**INSTRUCTIONS TO FOLLOW**
Each entry that appears below should be restated word for word.
*** Begin section ***
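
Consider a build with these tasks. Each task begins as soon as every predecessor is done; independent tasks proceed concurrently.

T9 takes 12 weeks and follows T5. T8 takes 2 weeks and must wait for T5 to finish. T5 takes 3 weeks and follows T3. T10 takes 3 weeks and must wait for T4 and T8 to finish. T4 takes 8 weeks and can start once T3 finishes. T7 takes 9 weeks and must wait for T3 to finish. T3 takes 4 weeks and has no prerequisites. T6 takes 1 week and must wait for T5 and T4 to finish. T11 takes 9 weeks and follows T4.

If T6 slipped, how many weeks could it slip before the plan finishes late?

T3→T4→T11 = 4+8+9 = 21 sets the makespan at 21 weeks.
The longest chain containing T6 totals 13 weeks.
Float = 21 − 13 = 8.

8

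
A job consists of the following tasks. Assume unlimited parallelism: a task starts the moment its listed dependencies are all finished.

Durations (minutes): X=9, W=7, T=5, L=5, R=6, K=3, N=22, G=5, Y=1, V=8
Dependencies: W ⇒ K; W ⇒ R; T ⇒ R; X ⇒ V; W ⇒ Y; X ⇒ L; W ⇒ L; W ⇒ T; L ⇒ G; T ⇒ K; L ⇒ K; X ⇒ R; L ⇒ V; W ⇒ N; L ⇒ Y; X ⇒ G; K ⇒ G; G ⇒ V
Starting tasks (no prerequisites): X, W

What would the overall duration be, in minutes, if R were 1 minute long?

Critical path before the change: X→L→K→G→V = 9+5+3+5+8 = 30 giving 30 minutes.
R has 12 minutes of float (longest path through it is 18).
That remains the longest chain; total 30 minutes.

30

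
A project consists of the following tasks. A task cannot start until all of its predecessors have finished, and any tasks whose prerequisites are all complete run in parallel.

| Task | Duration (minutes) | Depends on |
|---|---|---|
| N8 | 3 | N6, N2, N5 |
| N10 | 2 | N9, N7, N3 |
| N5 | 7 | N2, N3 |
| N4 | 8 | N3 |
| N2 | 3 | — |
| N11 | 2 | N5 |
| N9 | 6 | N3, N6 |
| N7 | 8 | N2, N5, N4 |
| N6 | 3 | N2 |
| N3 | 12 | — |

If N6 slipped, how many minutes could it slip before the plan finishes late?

N3→N4→N7→N10 = 12+8+8+2 = 30 sets the makespan at 30 minutes.
The longest chain containing N6 totals 14 minutes.
Float = 30 − 14 = 16.

16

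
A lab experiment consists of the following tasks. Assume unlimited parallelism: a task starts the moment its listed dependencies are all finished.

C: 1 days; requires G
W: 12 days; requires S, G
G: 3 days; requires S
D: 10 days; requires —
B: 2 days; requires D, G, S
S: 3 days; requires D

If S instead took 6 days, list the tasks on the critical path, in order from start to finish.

D, S, G, W

Actual critical path: D→S→G→W = 10+3+3+12 = 28 ⇒ 28 days.
Since S is critical, the +3 change carries straight to that chain (now 31 days).
No other chain overtakes it, so the finish is 31 days.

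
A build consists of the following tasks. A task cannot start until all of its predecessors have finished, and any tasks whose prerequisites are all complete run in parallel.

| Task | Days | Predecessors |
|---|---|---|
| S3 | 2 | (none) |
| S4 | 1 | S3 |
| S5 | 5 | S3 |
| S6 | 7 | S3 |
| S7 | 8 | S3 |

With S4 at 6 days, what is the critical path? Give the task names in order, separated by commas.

Baseline: S3→S7 = 2+8 = 10 → 10 days.
The longest path through S4 is only 3 days, so S4 has float 7.
The critical path is still S3→S7; finish is now 10 days.

S3, S7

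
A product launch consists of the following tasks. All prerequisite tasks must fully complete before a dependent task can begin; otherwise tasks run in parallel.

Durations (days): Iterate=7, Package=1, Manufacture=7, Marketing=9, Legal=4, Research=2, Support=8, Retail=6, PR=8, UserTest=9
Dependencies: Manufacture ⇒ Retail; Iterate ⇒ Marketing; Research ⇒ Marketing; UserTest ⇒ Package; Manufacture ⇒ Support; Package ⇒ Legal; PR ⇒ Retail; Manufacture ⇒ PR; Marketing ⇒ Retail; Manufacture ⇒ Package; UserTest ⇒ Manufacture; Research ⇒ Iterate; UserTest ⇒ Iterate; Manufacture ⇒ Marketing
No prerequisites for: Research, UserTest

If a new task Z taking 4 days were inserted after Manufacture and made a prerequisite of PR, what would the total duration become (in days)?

34

Originally the schedule takes 31 days.
With Z inserted, PR now waits for max(Manufacture, Z).
New critical path: UserTest→Manufacture→Z→PR→Retail = 9+7+4+8+6 = 34 ⇒ 34 days.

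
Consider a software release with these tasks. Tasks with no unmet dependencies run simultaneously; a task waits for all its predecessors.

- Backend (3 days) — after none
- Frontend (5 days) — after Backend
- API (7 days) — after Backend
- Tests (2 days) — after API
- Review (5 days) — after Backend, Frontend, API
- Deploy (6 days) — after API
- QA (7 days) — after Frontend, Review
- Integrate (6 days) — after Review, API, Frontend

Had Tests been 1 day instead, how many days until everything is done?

22

As given, the longest chain is Backend→API→Review→QA = 3+7+5+7 = 22, so the finish is 22 days.
The longest path through Tests is only 12 days, so Tests has float 10.
The critical path is still Backend→API→Review→QA; finish is now 22 days.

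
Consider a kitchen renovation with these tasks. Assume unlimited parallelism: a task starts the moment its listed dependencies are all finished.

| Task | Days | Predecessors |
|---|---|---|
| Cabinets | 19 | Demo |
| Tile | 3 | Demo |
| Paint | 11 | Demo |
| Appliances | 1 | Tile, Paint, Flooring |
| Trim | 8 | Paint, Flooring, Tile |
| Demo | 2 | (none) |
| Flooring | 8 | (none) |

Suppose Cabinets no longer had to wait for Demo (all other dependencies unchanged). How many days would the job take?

21

Original critical path: Demo→Cabinets = 2+19 = 21 ⇒ 21 days.
Without Demo→Cabinets, Cabinets's earliest start moves from 2 to 0.
The longest chain is now Demo→Paint→Trim = 2+11+8 = 21, so the job takes 21 days.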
*** End section ***
**TASK RESULT**
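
Consider a build with these tasks. Each task begins as soon as every predecessor is done; independent tasks proceed concurrently.

T9 takes 12 weeks and follows T5. T8 takes 2 weeks and must wait for T5 to finish. T5 takes 3 weeks and follows T3. T10 takes 3 weeks and must wait for T4 and T8 to finish. T4 takes 8 weeks and can start once T3 finishes. T7 takes 9 weeks and must wait for T3 to finish. T3 takes 4 weeks and has no prerequisites. T6 takes 1 week and must wait for T5 and T4 to finish. T11 takes 9 weeks and follows T4.

If T6 slipped, how many weeks could it slip before the plan finishes late?

T3→T4→T11 = 4+8+9 = 21 sets the makespan at 21 weeks.
The longest chain containing T6 totals 13 weeks.
Float = 21 − 13 = 8.

8

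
A job consists of the following tasks. Assume unlimited parallelism: a task starts the moment its listed dependencies are all finished.

Durations (minutes): X=9, W=7, T=5, L=5, R=6, K=3, N=22, G=5, Y=1, V=8
Dependencies: W ⇒ K; W ⇒ R; T ⇒ R; X ⇒ V; W ⇒ Y; X ⇒ L; W ⇒ L; W ⇒ T; L ⇒ G; T ⇒ K; L ⇒ K; X ⇒ R; L ⇒ V; W ⇒ N; L ⇒ Y; X ⇒ G; K ⇒ G; G ⇒ V
Starting tasks (no prerequisites): X, W

What would the overall duration be, in minutes, if R were 1 minute long?

Critical path before the change: X→L→K→G→V = 9+5+3+5+8 = 30 giving 30 minutes.
R has 12 minutes of float (longest path through it is 18).
That remains the longest chain; total 30 minutes.

30

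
A project consists of the following tasks. A task cannot start until all of its predecessors have finished, and any tasks whose prerequisites are all complete run in parallel.

| Task | Duration (minutes) | Depends on |
|---|---|---|
| N8 | 3 | N6, N2, N5 |
| N10 | 2 | N9, N7, N3 |
| N5 | 7 | N2, N3 |
| N4 | 8 | N3 |
| N2 | 3 | — |
| N11 | 2 | N5 |
| N9 | 6 | N3, N6 |
| N7 | 8 | N2, N5, N4 |
| N6 | 3 | N2 |
| N3 | 12 | — |

If N6 slipped, how many minutes could it slip before the plan finishes late?

N3→N4→N7→N10 = 12+8+8+2 = 30 sets the makespan at 30 minutes.
The longest chain containing N6 totals 14 minutes.
Float = 30 − 14 = 16.

16

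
A lab experiment consists of the following tasks. Assume unlimited parallelism: a task starts the moment its listed dependencies are all finished.

C: 1 days; requires G
W: 12 days; requires S, G
G: 3 days; requires S
D: 10 days; requires —
B: 2 days; requires D, G, S
S: 3 days; requires D

If S instead took 6 days, list the tasks on the critical path, in order from start to finish.

D, S, G, W

Actual critical path: D→S→G→W = 10+3+3+12 = 28 ⇒ 28 days.
Since S is critical, the +3 change carries straight to that chain (now 31 days).
No other chain overtakes it, so the finish is 31 days.

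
A build consists of the following tasks. A task cannot start until all of its predecessors have finished, and any tasks whose prerequisites are all complete run in parallel.

| Task | Days | Predecessors |
|---|---|---|
| S3 | 2 | (none) |
| S4 | 1 | S3 |
| S5 | 5 | S3 |
| S6 | 7 | S3 |
| S7 | 8 | S3 |

With S4 at 6 days, what is the critical path? Give the task names in order, separated by commas.

Baseline: S3→S7 = 2+8 = 10 → 10 days.
The longest path through S4 is only 3 days, so S4 has float 7.
The critical path is still S3→S7; finish is now 10 days.

S3, S7

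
A product launch consists of the following tasks. All prerequisite tasks must fully complete before a dependent task can begin; otherwise tasks run in parallel.

Durations (days): Iterate=7, Package=1, Manufacture=7, Marketing=9, Legal=4, Research=2, Support=8, Retail=6, PR=8, UserTest=9
Dependencies: Manufacture ⇒ Retail; Iterate ⇒ Marketing; Research ⇒ Marketing; UserTest ⇒ Package; Manufacture ⇒ Support; Package ⇒ Legal; PR ⇒ Retail; Manufacture ⇒ PR; Marketing ⇒ Retail; Manufacture ⇒ Package; UserTest ⇒ Manufacture; Research ⇒ Iterate; UserTest ⇒ Iterate; Manufacture ⇒ Marketing
No prerequisites for: Research, UserTest

If a new task Z taking 4 days were inserted after Manufacture and made a prerequisite of PR, what would the total duration become (in days)?

34

Originally the schedule takes 31 days.
With Z inserted, PR now waits for max(Manufacture, Z).
New critical path: UserTest→Manufacture→Z→PR→Retail = 9+7+4+8+6 = 34 ⇒ 34 days.

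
Consider a software release with these tasks. Tasks with no unmet dependencies run simultaneously; a task waits for all its predecessors.

- Backend (3 days) — after none
- Frontend (5 days) — after Backend
- API (7 days) — after Backend
- Tests (2 days) — after API
- Review (5 days) — after Backend, Frontend, API
- Deploy (6 days) — after API
- QA (7 days) — after Frontend, Review
- Integrate (6 days) — after Review, API, Frontend

Had Tests been 1 day instead, how many days until everything is done?

22

As given, the longest chain is Backend→API→Review→QA = 3+7+5+7 = 22, so the finish is 22 days.
The longest path through Tests is only 12 days, so Tests has float 10.
The critical path is still Backend→API→Review→QA; finish is now 22 days.

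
Consider a kitchen renovation with these tasks. Assume unlimited parallelism: a task starts the moment its listed dependencies are all finished.

| Task | Days | Predecessors |
|---|---|---|
| Cabinets | 19 | Demo |
| Tile | 3 | Demo |
| Paint | 11 | Demo |
| Appliances | 1 | Tile, Paint, Flooring |
| Trim | 8 | Paint, Flooring, Tile |
| Demo | 2 | (none) |
| Flooring | 8 | (none) |

Suppose Cabinets no longer had to wait for Demo (all other dependencies unchanged). How many days would the job take?

21

Original critical path: Demo→Cabinets = 2+19 = 21 ⇒ 21 days.
Without Demo→Cabinets, Cabinets's earliest start moves from 2 to 0.
The longest chain is now Demo→Paint→Trim = 2+11+8 = 21, so the job takes 21 days.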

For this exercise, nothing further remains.